WHAT THE EXERCISE ASKS:
From the data below, set down exactly the lines between the one holding "F3 = (P4, P3, P2)" and the one holding "F5 = (P4, P1, P6)", inclusive, and no others.

━━ THE RECORDS ━━

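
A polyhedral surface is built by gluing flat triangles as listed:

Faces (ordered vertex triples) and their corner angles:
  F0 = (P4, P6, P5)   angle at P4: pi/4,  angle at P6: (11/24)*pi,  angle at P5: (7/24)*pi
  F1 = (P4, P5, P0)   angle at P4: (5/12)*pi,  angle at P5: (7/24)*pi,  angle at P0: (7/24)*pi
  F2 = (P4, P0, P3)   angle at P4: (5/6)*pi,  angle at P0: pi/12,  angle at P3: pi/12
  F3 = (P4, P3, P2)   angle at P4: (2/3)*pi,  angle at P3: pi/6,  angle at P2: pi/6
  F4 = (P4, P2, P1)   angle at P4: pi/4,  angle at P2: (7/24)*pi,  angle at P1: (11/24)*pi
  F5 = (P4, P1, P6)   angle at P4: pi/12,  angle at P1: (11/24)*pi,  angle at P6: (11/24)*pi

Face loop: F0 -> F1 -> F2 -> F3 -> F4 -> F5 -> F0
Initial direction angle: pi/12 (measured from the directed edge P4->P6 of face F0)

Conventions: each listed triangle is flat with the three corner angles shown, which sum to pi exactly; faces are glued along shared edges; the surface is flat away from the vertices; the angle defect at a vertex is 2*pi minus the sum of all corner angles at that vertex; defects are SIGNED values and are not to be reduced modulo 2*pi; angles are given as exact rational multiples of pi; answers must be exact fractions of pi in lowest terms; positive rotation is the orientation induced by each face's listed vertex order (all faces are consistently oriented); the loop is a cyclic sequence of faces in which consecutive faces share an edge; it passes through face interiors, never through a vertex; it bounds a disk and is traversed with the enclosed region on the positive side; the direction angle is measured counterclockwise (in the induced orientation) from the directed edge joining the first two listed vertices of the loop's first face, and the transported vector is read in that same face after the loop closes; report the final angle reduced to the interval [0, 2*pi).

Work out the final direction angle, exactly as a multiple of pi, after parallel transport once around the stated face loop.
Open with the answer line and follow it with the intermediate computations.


Answer: final direction angle = (19/12)*pi

enclosed vertex P4: corner angles sum to (5/2)*pi, defect = 2*pi - (5/2)*pi = -pi/2
transport around the loop rotates by the sum of enclosed defects; add to the initial angle mod 2*pi
final angle = pi/12 - pi/2 = (19/12)*pi (mod 2*pi)


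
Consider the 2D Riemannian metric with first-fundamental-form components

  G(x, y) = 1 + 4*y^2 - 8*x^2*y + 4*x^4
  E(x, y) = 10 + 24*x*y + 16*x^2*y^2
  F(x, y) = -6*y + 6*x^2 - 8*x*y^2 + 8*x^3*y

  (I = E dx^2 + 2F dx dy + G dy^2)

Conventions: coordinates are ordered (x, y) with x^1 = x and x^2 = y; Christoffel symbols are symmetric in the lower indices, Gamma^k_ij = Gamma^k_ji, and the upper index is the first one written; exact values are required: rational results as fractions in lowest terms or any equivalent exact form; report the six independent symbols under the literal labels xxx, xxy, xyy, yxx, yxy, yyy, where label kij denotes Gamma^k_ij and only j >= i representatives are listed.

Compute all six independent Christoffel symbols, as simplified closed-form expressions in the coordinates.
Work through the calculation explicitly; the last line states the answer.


E = 10 + 24*x*y + 16*x^2*y^2; F = -6*y + 6*x^2 - 8*x*y^2 + 8*x^3*y; G = 1 + 4*y^2 - 8*x^2*y + 4*x^4
Gamma^k_ij = (1/2) g^{kl} (d_i g_jl + d_j g_il - d_l g_ij), with g^inv = (1/(EG-F^2)) [[G, -F], [-F, E]]
first partials: E_x = 24*y + 32*x*y^2, E_y = 24*x + 32*x^2*y, F_x = 12*x - 8*y^2 + 24*x^2*y, F_y = -6 - 16*x*y + 8*x^3, G_x = -16*x*y + 16*x^3, G_y = 8*y - 8*x^2
D = EG - F^2 = 10 + 4*y^2 + 24*x*y - 8*x^2*y + 16*x^2*y^2 + 4*x^4
expanded: Gamma^x_xx = (G E_x - 2F F_x + F E_y)/(2D), Gamma^x_xy = (G E_y - F G_x)/(2D), Gamma^x_yy = (2G F_y - G G_x - F G_y)/(2D), Gamma^y_xx = (2E F_x - E E_y - F E_x)/(2D), Gamma^y_xy = (E G_x - F E_y)/(2D), Gamma^y_yy = (E G_y - 2F F_y + F G_x)/(2D); substitute and cancel common factors

Answer: Gamma_xxx = (8*x*y^2 + 6*y)/(2*x^4 + 8*x^2*y^2 - 4*x^2*y + 12*x*y + 2*y^2 + 5), Gamma_xxy = (8*x^2*y + 6*x)/(2*x^4 + 8*x^2*y^2 - 4*x^2*y + 12*x*y + 2*y^2 + 5), Gamma_xyy = (-4*x*y - 3)/(2*x^4 + 8*x^2*y^2 - 4*x^2*y + 12*x*y + 2*y^2 + 5), Gamma_yxx = (4*x^2*y - 4*y^2)/(2*x^4 + 8*x^2*y^2 - 4*x^2*y + 12*x*y + 2*y^2 + 5), Gamma_yxy = (4*x^3 - 4*x*y)/(2*x^4 + 8*x^2*y^2 - 4*x^2*y + 12*x*y + 2*y^2 + 5), Gamma_yyy = (-2*x^2 + 2*y)/(2*x^4 + 8*x^2*y^2 - 4*x^2*y + 12*x*y + 2*y^2 + 5)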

━━━

RESPONSE TO THIS TASK:
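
  F3 = (P4, P3, P2)   angle at P4: (2/3)*pi,  angle at P3: pi/6,  angle at P2: pi/6
  F4 = (P4, P2, P1)   angle at P4: pi/4,  angle at P2: (7/24)*pi,  angle at P1: (11/24)*pi
  F5 = (P4, P1, P6)   angle at P4: pi/12,  angle at P1: (11/24)*pi,  angle at P6: (11/24)*pi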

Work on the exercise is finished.